:: Directions for this task ::
The lines needed are those below that contain the word "commit"; copy each one.

-- Task data follows --

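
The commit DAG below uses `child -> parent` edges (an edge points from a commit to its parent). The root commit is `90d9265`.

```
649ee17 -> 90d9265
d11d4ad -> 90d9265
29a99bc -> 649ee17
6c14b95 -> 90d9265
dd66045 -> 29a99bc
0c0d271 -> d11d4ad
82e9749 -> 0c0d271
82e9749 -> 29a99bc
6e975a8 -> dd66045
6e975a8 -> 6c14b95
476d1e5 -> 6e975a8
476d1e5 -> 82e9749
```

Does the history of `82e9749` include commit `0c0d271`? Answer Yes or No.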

-- Task data concluded --

:: Solution for this exercise ::
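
The commit DAG below uses `child -> parent` edges (an edge points from a commit to its parent). The root commit is `90d9265`.
Does the history of `82e9749` include commit `0c0d271`? Answer Yes or No.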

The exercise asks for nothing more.